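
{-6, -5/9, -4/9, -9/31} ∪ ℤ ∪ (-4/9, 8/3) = ℤ ∪ {-5/9} ∪ [-4/9, 8/3)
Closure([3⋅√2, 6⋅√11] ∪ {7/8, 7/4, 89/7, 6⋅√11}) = {7/8, 7/4} ∪ [3⋅√2, 6⋅√11]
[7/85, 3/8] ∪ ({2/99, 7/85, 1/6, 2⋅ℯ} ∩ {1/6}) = [7/85, 3/8]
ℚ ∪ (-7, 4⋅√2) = ℚ ∪ [-7, 4⋅√2)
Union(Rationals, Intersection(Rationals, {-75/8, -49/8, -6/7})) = Rationals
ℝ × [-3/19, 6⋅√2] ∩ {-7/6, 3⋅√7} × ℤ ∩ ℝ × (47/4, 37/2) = ∅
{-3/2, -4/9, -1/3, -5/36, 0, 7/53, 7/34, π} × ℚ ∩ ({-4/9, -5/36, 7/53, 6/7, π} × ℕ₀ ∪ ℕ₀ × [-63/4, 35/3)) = ({-4/9, -5/36, 7/53, π} × ℕ₀) ∪ ({0} × (ℚ ∩ [-63/4, 35/3)))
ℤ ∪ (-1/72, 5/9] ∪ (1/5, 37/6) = ℤ ∪ (-1/72, 37/6)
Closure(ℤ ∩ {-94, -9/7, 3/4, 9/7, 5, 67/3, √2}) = {-94, 5}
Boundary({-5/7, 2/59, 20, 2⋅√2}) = {-5/7, 2/59, 20, 2⋅√2}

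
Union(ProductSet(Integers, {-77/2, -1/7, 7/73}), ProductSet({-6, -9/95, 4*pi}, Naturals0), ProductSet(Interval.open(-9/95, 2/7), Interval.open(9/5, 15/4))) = Union(ProductSet({-6, -9/95, 4*pi}, Naturals0), ProductSet(Integers, {-77/2, -1/7, 7/73}), ProductSet(Interval.open(-9/95, 2/7), Interval.open(9/5, 15/4)))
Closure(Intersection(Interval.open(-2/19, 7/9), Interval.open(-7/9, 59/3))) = Interval(-2/19, 7/9)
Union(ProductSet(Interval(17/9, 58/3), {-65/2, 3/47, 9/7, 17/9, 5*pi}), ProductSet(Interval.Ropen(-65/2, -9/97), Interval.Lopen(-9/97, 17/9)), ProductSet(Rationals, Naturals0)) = Union(ProductSet(Interval.Ropen(-65/2, -9/97), Interval.Lopen(-9/97, 17/9)), ProductSet(Interval(17/9, 58/3), {-65/2, 3/47, 9/7, 17/9, 5*pi}), ProductSet(Rationals, Naturals0))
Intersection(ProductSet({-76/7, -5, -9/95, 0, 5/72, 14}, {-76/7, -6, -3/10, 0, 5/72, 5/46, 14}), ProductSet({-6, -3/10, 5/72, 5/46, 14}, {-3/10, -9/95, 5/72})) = ProductSet({5/72, 14}, {-3/10, 5/72})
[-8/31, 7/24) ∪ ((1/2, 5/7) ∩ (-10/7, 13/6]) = [-8/31, 7/24) ∪ (1/2, 5/7)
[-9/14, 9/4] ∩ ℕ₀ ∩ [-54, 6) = {0, 1, 2}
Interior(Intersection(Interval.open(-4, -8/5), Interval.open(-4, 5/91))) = Interval.open(-4, -8/5)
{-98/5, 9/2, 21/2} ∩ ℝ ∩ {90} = ∅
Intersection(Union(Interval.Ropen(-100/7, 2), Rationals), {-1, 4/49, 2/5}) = {-1, 4/49, 2/5}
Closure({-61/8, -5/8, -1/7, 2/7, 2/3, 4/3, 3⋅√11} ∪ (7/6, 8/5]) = {-61/8, -5/8, -1/7, 2/7, 2/3, 3⋅√11} ∪ [7/6, 8/5]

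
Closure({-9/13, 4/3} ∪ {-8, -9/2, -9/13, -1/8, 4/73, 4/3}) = {-8, -9/2, -9/13, -1/8, 4/73, 4/3}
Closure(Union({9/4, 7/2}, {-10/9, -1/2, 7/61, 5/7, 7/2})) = {-10/9, -1/2, 7/61, 5/7, 9/4, 7/2}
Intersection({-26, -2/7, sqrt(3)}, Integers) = {-26}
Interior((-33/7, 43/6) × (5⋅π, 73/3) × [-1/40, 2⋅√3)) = (-33/7, 43/6) × (5⋅π, 73/3) × (-1/40, 2⋅√3)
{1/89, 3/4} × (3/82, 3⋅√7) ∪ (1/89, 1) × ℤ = ((1/89, 1) × ℤ) ∪ ({1/89, 3/4} × (3/82, 3⋅√7))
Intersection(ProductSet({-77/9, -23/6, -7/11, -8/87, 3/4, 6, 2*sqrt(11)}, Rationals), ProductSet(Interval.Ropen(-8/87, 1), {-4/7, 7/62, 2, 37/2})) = ProductSet({-8/87, 3/4}, {-4/7, 7/62, 2, 37/2})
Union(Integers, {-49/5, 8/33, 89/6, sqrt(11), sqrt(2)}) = Union({-49/5, 8/33, 89/6, sqrt(11), sqrt(2)}, Integers)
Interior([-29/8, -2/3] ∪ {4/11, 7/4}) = (-29/8, -2/3)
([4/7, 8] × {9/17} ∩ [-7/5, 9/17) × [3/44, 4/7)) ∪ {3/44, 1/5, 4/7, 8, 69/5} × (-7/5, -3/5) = {3/44, 1/5, 4/7, 8, 69/5} × (-7/5, -3/5)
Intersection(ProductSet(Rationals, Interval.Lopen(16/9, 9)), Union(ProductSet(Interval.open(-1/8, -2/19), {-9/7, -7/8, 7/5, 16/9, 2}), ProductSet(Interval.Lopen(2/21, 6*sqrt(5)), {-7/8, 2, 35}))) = ProductSet(Union(Intersection(Interval.open(-1/8, -2/19), Rationals), Intersection(Interval.Lopen(2/21, 6*sqrt(5)), Rationals)), {2})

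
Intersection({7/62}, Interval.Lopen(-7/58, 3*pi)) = {7/62}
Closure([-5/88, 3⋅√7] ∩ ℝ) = [-5/88, 3⋅√7]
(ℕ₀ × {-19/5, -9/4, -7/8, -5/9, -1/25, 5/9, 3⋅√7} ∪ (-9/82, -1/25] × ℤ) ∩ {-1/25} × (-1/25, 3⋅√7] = {-1/25} × {0, 1, …, 7}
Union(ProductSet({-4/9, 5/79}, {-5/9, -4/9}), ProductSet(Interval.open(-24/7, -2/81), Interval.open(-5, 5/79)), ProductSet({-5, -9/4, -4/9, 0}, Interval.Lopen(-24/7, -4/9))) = Union(ProductSet({-4/9, 5/79}, {-5/9, -4/9}), ProductSet({-5, -9/4, -4/9, 0}, Interval.Lopen(-24/7, -4/9)), ProductSet(Interval.open(-24/7, -2/81), Interval.open(-5, 5/79)))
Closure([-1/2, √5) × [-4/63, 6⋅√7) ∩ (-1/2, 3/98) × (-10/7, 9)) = ({-1/2, 3/98} × [-4/63, 9]) ∪ ([-1/2, 3/98] × {-4/63, 9}) ∪ ((-1/2, 3/98) × [-4/63, 9))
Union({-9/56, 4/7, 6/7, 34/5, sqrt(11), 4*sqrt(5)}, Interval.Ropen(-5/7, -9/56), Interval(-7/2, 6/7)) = Union({34/5, sqrt(11), 4*sqrt(5)}, Interval(-7/2, 6/7))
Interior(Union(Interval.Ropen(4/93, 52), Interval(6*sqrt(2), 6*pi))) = Interval.open(4/93, 52)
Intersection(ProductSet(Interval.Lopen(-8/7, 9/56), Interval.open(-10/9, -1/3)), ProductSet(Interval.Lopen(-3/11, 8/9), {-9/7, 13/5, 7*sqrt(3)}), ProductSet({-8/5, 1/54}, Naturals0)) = EmptySet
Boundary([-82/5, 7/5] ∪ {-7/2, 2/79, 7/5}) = {-82/5, 7/5}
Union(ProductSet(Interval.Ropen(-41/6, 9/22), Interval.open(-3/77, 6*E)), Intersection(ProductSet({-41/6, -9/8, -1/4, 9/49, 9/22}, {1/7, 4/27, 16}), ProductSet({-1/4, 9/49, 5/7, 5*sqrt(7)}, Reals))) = ProductSet(Interval.Ropen(-41/6, 9/22), Interval.open(-3/77, 6*E))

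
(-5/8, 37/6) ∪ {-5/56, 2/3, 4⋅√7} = (-5/8, 37/6) ∪ {4⋅√7}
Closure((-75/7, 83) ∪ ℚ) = ℚ ∪ (-∞, ∞)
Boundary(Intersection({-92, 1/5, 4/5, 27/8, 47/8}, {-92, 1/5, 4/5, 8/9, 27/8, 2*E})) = {-92, 1/5, 4/5, 27/8}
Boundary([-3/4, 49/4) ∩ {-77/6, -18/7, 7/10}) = {7/10}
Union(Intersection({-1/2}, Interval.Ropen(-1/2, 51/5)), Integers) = Union({-1/2}, Integers)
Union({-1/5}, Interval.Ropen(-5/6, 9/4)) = Interval.Ropen(-5/6, 9/4)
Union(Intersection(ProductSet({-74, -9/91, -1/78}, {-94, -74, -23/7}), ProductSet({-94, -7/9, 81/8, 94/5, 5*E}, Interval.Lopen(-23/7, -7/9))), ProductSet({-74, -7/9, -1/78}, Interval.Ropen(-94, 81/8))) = ProductSet({-74, -7/9, -1/78}, Interval.Ropen(-94, 81/8))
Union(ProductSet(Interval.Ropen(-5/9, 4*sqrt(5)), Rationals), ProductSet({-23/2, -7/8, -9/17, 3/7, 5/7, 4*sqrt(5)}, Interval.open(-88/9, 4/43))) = Union(ProductSet({-23/2, -7/8, -9/17, 3/7, 5/7, 4*sqrt(5)}, Interval.open(-88/9, 4/43)), ProductSet(Interval.Ropen(-5/9, 4*sqrt(5)), Rationals))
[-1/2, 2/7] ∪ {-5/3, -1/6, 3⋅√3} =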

#### Task brief:
Scan the data above for the string "Integers" and copy each line where it appears.

#### Output of the exercise:
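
Union(ProductSet(Integers, {-77/2, -1/7, 7/73}), ProductSet({-6, -9/95, 4*pi}, Naturals0), ProductSet(Interval.open(-9/95, 2/7), Interval.open(9/5, 15/4))) = Union(ProductSet({-6, -9/95, 4*pi}, Naturals0), ProductSet(Integers, {-77/2, -1/7, 7/73}), ProductSet(Interval.open(-9/95, 2/7), Interval.open(9/5, 15/4)))
Intersection({-26, -2/7, sqrt(3)}, Integers) = {-26}
Union(Integers, {-49/5, 8/33, 89/6, sqrt(11), sqrt(2)}) = Union({-49/5, 8/33, 89/6, sqrt(11), sqrt(2)}, Integers)
Union(Intersection({-1/2}, Interval.Ropen(-1/2, 51/5)), Integers) = Union({-1/2}, Integers)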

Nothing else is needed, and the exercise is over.